> [PROVIDED DATA]
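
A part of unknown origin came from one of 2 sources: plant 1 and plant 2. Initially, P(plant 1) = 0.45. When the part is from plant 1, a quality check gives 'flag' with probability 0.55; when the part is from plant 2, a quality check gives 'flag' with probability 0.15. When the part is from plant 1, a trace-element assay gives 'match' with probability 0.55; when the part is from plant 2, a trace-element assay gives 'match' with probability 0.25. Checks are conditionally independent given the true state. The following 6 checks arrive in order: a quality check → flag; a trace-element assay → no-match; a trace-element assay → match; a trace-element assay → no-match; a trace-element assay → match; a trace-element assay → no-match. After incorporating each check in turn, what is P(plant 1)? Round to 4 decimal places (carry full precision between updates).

Apply Bayes' rule sequentially, carrying P(plant 1) forward.
After a quality check='flag': P(plant 1) = 0.55·0.4500 / (0.55·0.4500 + 0.15·0.5500) ≈ 0.7500
After a trace-element assay='no-match': P(plant 1) = 0.45·0.7500 / (0.45·0.7500 + 0.75·0.2500) ≈ 0.6429
After a trace-element assay='match': P(plant 1) = 0.55·0.6429 / (0.55·0.6429 + 0.25·0.3571) ≈ 0.7984
After a trace-element assay='no-match': P(plant 1) = 0.45·0.7984 / (0.45·0.7984 + 0.75·0.2016) ≈ 0.7038
After a trace-element assay='match': P(plant 1) = 0.55·0.7038 / (0.55·0.7038 + 0.25·0.2962) ≈ 0.8394
After a trace-element assay='no-match': P(plant 1) = 0.45·0.8394 / (0.45·0.8394 + 0.75·0.1606) ≈ 0.7582

0.7582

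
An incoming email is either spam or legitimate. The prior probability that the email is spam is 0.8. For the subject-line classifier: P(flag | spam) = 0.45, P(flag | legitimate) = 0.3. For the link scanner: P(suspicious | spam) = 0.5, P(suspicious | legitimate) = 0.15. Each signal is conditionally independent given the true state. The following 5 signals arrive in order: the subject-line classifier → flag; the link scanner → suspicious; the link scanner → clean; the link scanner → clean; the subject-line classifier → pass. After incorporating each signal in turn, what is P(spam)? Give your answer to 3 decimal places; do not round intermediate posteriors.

0.845

Each posterior becomes the prior for the next update.
After the subject-line classifier='flag': P(spam) = 0.45·0.8000 / (0.45·0.8000 + 0.3·0.2000) ≈ 0.8571
After the link scanner='suspicious': P(spam) = 0.5·0.8571 / (0.5·0.8571 + 0.15·0.1429) ≈ 0.9524
After the link scanner='clean': P(spam) = 0.5·0.9524 / (0.5·0.9524 + 0.85·0.0476) ≈ 0.9217
After the link scanner='clean': P(spam) = 0.5·0.9217 / (0.5·0.9217 + 0.85·0.0783) ≈ 0.8737
After the subject-line classifier='pass': P(spam) = 0.55·0.8737 / (0.55·0.8737 + 0.7·0.1263) ≈ 0.8447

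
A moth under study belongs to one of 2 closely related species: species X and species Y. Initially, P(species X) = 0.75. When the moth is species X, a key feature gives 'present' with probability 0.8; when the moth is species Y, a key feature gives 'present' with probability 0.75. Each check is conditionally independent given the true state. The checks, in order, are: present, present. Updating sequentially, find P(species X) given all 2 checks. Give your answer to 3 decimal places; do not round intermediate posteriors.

After 'present': P(species X) = 0.8·0.7500 / (0.8·0.7500 + 0.75·0.2500) ≈ 0.7619
After 'present': P(species X) = 0.8·0.7619 / (0.8·0.7619 + 0.75·0.2381) ≈ 0.7734

0.773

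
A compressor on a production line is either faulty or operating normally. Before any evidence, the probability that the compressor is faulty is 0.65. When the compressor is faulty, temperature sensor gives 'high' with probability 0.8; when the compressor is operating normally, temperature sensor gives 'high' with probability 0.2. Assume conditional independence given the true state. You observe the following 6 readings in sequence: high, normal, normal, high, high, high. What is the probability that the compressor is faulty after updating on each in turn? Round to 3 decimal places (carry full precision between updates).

0.967

After 'high': P(faulty) = 0.8·0.6500 / (0.8·0.6500 + 0.2·0.3500) ≈ 0.8814
After 'normal': P(faulty) = 0.2·0.8814 / (0.2·0.8814 + 0.8·0.1186) ≈ 0.6500
After 'normal': P(faulty) = 0.2·0.6500 / (0.2·0.6500 + 0.8·0.3500) ≈ 0.3171
After 'high': P(faulty) = 0.8·0.3171 / (0.8·0.3171 + 0.2·0.6829) ≈ 0.6500
After 'high': P(faulty) = 0.8·0.6500 / (0.8·0.6500 + 0.2·0.3500) ≈ 0.8814
After 'high': P(faulty) = 0.8·0.8814 / (0.8·0.8814 + 0.2·0.1186) ≈ 0.9674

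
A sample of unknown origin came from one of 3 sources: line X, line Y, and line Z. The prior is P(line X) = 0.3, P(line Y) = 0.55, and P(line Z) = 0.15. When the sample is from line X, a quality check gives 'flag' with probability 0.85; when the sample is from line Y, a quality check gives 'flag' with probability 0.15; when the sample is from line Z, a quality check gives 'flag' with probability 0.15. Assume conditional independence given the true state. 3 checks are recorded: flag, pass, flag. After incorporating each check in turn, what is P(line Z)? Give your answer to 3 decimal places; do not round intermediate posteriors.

0.063

After 'flag': normaliser = 0.85·0.3000 + 0.15·0.5500 + 0.15·0.1500; P(line X) ≈ 0.7083, P(line Y) ≈ 0.2292, P(line Z) ≈ 0.0625
After 'pass': normaliser = 0.15·0.7083 + 0.85·0.2292 + 0.85·0.0625; P(line X) ≈ 0.3000, P(line Y) ≈ 0.5500, P(line Z) ≈ 0.1500
After 'flag': normaliser = 0.85·0.3000 + 0.15·0.5500 + 0.15·0.1500; P(line X) ≈ 0.7083, P(line Y) ≈ 0.2292, P(line Z) ≈ 0.0625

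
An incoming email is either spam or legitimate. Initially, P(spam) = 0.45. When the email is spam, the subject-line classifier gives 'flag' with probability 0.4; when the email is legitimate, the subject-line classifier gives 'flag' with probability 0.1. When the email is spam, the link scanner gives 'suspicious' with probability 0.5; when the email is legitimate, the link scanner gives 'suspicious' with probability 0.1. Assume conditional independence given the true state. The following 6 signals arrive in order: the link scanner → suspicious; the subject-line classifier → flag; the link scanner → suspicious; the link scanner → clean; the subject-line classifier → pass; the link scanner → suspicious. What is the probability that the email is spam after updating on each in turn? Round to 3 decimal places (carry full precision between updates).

0.993

After the link scanner='suspicious': P(spam) = 0.5·0.4500 / (0.5·0.4500 + 0.1·0.5500) ≈ 0.8036
After the subject-line classifier='flag': P(spam) = 0.4·0.8036 / (0.4·0.8036 + 0.1·0.1964) ≈ 0.9424
After the link scanner='suspicious': P(spam) = 0.5·0.9424 / (0.5·0.9424 + 0.1·0.0576) ≈ 0.9879
After the link scanner='clean': P(spam) = 0.5·0.9879 / (0.5·0.9879 + 0.9·0.0121) ≈ 0.9785
After the subject-line classifier='pass': P(spam) = 0.6·0.9785 / (0.6·0.9785 + 0.9·0.0215) ≈ 0.9681
After the link scanner='suspicious': P(spam) = 0.5·0.9681 / (0.5·0.9681 + 0.1·0.0319) ≈ 0.9934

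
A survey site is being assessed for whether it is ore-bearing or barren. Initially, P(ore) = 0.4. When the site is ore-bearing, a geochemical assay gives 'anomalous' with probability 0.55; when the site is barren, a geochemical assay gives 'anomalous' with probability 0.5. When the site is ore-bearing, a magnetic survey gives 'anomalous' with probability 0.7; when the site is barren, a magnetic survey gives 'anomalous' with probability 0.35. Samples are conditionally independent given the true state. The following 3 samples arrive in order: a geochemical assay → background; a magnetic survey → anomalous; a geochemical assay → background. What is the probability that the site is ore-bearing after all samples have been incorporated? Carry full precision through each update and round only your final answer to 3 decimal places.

0.519

After a geochemical assay='background': P(ore) = 0.45·0.4000 / (0.45·0.4000 + 0.5·0.6000) ≈ 0.3750
After a magnetic survey='anomalous': P(ore) = 0.7·0.3750 / (0.7·0.3750 + 0.35·0.6250) ≈ 0.5455
After a geochemical assay='background': P(ore) = 0.45·0.5455 / (0.45·0.5455 + 0.5·0.4545) ≈ 0.5192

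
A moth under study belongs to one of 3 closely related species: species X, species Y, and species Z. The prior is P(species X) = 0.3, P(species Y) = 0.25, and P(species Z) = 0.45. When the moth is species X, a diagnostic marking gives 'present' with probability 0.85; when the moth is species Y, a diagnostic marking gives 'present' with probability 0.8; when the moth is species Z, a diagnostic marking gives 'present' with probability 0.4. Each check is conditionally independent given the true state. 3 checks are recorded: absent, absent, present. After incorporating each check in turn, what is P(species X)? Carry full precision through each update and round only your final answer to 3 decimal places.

After 'absent': normaliser = 0.15·0.3000 + 0.2·0.2500 + 0.6·0.4500; P(species X) ≈ 0.1233, P(species Y) ≈ 0.1370, P(species Z) ≈ 0.7397
After 'absent': normaliser = 0.15·0.1233 + 0.2·0.1370 + 0.6·0.7397; P(species X) ≈ 0.0378, P(species Y) ≈ 0.0559, P(species Z) ≈ 0.9063
After 'present': normaliser = 0.85·0.0378 + 0.8·0.0559 + 0.4·0.9063; P(species X) ≈ 0.0731, P(species Y) ≈ 0.1019, P(species Z) ≈ 0.8251

0.073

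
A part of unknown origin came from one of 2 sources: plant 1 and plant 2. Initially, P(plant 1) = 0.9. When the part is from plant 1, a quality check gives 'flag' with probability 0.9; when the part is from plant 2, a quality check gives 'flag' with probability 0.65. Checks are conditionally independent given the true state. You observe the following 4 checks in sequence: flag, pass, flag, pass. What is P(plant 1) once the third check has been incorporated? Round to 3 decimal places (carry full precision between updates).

After 'flag': P(plant 1) = 0.9·0.9000 / (0.9·0.9000 + 0.65·0.1000) ≈ 0.9257
After 'pass': P(plant 1) = 0.1·0.9257 / (0.1·0.9257 + 0.35·0.0743) ≈ 0.7807
After 'flag': P(plant 1) = 0.9·0.7807 / (0.9·0.7807 + 0.65·0.2193) ≈ 0.8314

0.831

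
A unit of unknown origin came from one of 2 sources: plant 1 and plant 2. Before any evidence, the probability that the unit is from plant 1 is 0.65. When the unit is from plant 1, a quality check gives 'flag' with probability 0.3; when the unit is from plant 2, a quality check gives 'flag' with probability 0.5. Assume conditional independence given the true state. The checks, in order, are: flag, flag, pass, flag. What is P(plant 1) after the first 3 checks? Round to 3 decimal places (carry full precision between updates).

Apply Bayes' rule sequentially, carrying P(plant 1) forward.
After 'flag': P(plant 1) = 0.3·0.6500 / (0.3·0.6500 + 0.5·0.3500) ≈ 0.5270
After 'flag': P(plant 1) = 0.3·0.5270 / (0.3·0.5270 + 0.5·0.4730) ≈ 0.4007
After 'pass': P(plant 1) = 0.7·0.4007 / (0.7·0.4007 + 0.5·0.5993) ≈ 0.4835

0.483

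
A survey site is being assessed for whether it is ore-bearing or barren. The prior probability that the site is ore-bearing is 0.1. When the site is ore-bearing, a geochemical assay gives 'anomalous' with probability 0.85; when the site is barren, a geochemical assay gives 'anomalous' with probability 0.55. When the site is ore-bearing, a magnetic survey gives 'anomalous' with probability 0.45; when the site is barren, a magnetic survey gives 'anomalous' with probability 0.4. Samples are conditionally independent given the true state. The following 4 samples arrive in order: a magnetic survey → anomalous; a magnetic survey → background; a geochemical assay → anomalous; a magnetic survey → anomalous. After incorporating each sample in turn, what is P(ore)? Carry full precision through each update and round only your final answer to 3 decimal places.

0.166

After a magnetic survey='anomalous': P(ore) = 0.45·0.1000 / (0.45·0.1000 + 0.4·0.9000) ≈ 0.1111
After a magnetic survey='background': P(ore) = 0.55·0.1111 / (0.55·0.1111 + 0.6·0.8889) ≈ 0.1028
After a geochemical assay='anomalous': P(ore) = 0.85·0.1028 / (0.85·0.1028 + 0.55·0.8972) ≈ 0.1504
After a magnetic survey='anomalous': P(ore) = 0.45·0.1504 / (0.45·0.1504 + 0.4·0.8496) ≈ 0.1661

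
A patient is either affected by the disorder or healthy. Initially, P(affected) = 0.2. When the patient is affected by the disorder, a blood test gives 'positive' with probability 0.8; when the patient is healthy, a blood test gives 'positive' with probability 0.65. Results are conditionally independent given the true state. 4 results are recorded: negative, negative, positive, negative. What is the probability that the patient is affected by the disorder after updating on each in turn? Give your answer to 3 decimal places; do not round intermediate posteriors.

After 'negative': P(affected) = 0.2·0.2000 / (0.2·0.2000 + 0.35·0.8000) ≈ 0.1250
After 'negative': P(affected) = 0.2·0.1250 / (0.2·0.1250 + 0.35·0.8750) ≈ 0.0755
After 'positive': P(affected) = 0.8·0.0755 / (0.8·0.0755 + 0.65·0.9245) ≈ 0.0913
After 'negative': P(affected) = 0.2·0.0913 / (0.2·0.0913 + 0.35·0.9087) ≈ 0.0543

0.054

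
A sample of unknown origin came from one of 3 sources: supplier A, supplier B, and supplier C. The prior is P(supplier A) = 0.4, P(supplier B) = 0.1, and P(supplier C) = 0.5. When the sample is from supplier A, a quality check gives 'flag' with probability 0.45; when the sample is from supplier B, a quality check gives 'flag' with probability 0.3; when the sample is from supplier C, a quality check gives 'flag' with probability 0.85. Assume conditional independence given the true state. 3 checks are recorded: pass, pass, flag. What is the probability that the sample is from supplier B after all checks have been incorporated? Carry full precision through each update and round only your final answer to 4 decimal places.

0.1868

After 'pass': normaliser = 0.55·0.4000 + 0.7·0.1000 + 0.15·0.5000; P(supplier A) ≈ 0.6027, P(supplier B) ≈ 0.1918, P(supplier C) ≈ 0.2055
After 'pass': normaliser = 0.55·0.6027 + 0.7·0.1918 + 0.15·0.2055; P(supplier A) ≈ 0.6676, P(supplier B) ≈ 0.2703, P(supplier C) ≈ 0.0621
After 'flag': normaliser = 0.45·0.6676 + 0.3·0.2703 + 0.85·0.0621; P(supplier A) ≈ 0.6918, P(supplier B) ≈ 0.1868, P(supplier C) ≈ 0.1215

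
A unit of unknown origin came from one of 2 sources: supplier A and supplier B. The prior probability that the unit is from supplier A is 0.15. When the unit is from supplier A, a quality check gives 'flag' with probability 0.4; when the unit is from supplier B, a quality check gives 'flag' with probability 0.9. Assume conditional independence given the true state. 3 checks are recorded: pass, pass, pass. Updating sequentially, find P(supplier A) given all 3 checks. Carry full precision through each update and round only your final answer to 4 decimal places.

0.9744

Apply Bayes' rule sequentially, carrying P(supplier A) forward.
After 'pass': P(supplier A) = 0.6·0.1500 / (0.6·0.1500 + 0.1·0.8500) ≈ 0.5143
After 'pass': P(supplier A) = 0.6·0.5143 / (0.6·0.5143 + 0.1·0.4857) ≈ 0.8640
After 'pass': P(supplier A) = 0.6·0.8640 / (0.6·0.8640 + 0.1·0.1360) ≈ 0.9744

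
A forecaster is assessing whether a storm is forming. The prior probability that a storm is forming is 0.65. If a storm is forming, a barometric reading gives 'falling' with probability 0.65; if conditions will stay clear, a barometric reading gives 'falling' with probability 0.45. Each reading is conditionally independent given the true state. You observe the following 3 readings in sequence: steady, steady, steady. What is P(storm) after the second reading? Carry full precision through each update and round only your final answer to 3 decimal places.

Each posterior becomes the prior for the next update.
After 'steady': P(storm) = 0.35·0.6500 / (0.35·0.6500 + 0.55·0.3500) ≈ 0.5417
After 'steady': P(storm) = 0.35·0.5417 / (0.35·0.5417 + 0.55·0.4583) ≈ 0.4292

0.429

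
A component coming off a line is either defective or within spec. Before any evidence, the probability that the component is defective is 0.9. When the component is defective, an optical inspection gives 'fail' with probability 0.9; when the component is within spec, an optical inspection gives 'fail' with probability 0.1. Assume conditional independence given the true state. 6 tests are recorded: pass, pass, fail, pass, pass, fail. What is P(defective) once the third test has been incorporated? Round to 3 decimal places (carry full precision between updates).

0.500

Each posterior becomes the prior for the next update.
After 'pass': P(defective) = 0.1·0.9000 / (0.1·0.9000 + 0.9·0.1000) ≈ 0.5000
After 'pass': P(defective) = 0.1·0.5000 / (0.1·0.5000 + 0.9·0.5000) ≈ 0.1000
After 'fail': P(defective) = 0.9·0.1000 / (0.9·0.1000 + 0.1·0.9000) ≈ 0.5000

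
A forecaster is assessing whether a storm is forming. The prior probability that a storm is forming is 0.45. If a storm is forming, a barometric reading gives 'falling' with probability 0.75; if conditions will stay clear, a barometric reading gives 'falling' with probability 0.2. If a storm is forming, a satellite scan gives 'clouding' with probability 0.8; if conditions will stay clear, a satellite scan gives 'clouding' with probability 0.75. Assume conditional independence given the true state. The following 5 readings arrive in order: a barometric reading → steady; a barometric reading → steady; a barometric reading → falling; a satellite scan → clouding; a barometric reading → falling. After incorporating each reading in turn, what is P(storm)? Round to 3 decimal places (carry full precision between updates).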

> [PROBLEM DESCRIPTION]
Write down only the closing run of lines: the one containing "A component coming" and every line after it to the end of the entries, exactly.

> [RESULT]
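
A component coming off a line is either defective or within spec. Before any evidence, the probability that the component is defective is 0.9. When the component is defective, an optical inspection gives 'fail' with probability 0.9; when the component is within spec, an optical inspection gives 'fail' with probability 0.1. Assume conditional independence given the true state. 6 tests are recorded: pass, pass, fail, pass, pass, fail. What is P(defective) once the third test has been incorporated? Round to 3 decimal places (carry full precision between updates).

0.500

Each posterior becomes the prior for the next update.
After 'pass': P(defective) = 0.1·0.9000 / (0.1·0.9000 + 0.9·0.1000) ≈ 0.5000
After 'pass': P(defective) = 0.1·0.5000 / (0.1·0.5000 + 0.9·0.5000) ≈ 0.1000
After 'fail': P(defective) = 0.9·0.1000 / (0.9·0.1000 + 0.1·0.9000) ≈ 0.5000

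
A forecaster is assessing whether a storm is forming. The prior probability that a storm is forming is 0.45. If a storm is forming, a barometric reading gives 'falling' with probability 0.75; if conditions will stay clear, a barometric reading gives 'falling' with probability 0.2. If a storm is forming, a satellite scan gives 'clouding' with probability 0.8; if conditions will stay clear, a satellite scan gives 'clouding' with probability 0.75. Assume conditional independence given the true state. The following 5 readings arrive in order: a barometric reading → steady; a barometric reading → steady; a barometric reading → falling; a satellite scan → clouding; a barometric reading → falling. After incorporating each reading in turn, what is P(storm)? Round to 3 decimal places (carry full precision between updates).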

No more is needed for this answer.